PROBLEM:
Filter this material down to the lines that contain the string "phasor", and return those lines.

MATERIALS PROVIDED:

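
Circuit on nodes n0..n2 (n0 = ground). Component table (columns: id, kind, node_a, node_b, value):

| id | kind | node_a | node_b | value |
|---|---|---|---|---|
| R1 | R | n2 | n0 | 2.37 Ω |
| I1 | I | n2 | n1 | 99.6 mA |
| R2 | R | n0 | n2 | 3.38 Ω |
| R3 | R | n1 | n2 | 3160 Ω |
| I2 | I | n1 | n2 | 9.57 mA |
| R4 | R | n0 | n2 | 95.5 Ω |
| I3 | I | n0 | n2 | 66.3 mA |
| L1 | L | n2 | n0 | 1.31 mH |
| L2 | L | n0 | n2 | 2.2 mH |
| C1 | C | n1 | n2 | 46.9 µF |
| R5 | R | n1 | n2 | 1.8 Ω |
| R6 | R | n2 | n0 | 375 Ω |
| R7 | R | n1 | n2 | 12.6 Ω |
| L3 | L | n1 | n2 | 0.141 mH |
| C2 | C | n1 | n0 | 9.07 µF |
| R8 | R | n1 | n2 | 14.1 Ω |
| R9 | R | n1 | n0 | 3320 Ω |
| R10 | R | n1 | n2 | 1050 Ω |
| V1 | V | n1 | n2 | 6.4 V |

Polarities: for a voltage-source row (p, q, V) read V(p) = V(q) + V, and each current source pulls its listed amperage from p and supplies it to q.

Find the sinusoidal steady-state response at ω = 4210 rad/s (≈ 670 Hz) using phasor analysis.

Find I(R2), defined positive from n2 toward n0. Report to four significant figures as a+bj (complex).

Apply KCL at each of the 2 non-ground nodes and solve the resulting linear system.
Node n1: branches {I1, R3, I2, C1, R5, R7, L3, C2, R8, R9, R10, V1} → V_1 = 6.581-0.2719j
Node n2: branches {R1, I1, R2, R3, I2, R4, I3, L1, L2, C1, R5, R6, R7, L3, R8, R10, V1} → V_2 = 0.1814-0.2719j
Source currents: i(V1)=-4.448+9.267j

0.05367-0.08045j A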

---

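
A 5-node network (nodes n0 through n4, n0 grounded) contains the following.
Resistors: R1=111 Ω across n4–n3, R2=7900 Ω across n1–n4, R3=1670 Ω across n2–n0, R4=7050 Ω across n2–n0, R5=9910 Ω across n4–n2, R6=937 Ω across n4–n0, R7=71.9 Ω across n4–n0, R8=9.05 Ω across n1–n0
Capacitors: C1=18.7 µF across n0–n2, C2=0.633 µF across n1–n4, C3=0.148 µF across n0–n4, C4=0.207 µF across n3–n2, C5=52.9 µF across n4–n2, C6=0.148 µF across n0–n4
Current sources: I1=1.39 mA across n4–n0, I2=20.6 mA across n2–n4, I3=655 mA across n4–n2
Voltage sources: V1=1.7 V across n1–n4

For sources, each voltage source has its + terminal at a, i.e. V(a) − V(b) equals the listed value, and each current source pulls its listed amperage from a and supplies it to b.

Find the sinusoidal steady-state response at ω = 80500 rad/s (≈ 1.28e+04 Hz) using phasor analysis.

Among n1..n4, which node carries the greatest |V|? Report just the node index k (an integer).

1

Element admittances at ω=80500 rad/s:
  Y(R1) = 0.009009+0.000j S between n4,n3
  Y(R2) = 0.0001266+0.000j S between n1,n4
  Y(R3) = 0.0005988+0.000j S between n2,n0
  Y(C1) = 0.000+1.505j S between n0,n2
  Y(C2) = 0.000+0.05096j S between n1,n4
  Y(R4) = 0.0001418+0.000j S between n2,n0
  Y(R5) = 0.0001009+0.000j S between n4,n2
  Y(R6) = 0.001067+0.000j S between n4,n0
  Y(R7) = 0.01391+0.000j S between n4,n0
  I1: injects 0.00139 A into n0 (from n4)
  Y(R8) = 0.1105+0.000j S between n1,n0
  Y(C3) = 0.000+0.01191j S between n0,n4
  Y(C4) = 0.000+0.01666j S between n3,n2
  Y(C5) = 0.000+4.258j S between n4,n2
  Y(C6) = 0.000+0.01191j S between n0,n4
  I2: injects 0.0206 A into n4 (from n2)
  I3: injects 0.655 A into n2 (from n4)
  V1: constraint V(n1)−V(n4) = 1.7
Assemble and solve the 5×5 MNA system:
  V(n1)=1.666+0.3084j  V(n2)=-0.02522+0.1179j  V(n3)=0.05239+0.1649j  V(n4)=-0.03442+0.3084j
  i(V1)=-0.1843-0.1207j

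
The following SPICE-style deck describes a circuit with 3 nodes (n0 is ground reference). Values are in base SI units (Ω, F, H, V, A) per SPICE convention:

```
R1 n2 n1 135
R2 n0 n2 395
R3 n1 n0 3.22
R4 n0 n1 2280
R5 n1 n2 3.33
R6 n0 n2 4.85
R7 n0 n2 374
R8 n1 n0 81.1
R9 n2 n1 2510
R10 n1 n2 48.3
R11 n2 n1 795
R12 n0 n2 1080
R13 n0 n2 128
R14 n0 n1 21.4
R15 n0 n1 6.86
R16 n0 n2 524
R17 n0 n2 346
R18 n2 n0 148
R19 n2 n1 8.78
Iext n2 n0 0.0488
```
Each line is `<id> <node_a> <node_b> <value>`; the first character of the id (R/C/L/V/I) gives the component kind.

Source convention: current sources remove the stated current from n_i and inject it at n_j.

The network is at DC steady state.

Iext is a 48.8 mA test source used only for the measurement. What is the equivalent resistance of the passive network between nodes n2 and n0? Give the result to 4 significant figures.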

RESPONSE AREA:
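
Find the sinusoidal steady-state response at ω = 4210 rad/s (≈ 670 Hz) using phasor analysis.
Find the sinusoidal steady-state response at ω = 80500 rad/s (≈ 1.28e+04 Hz) using phasor analysis.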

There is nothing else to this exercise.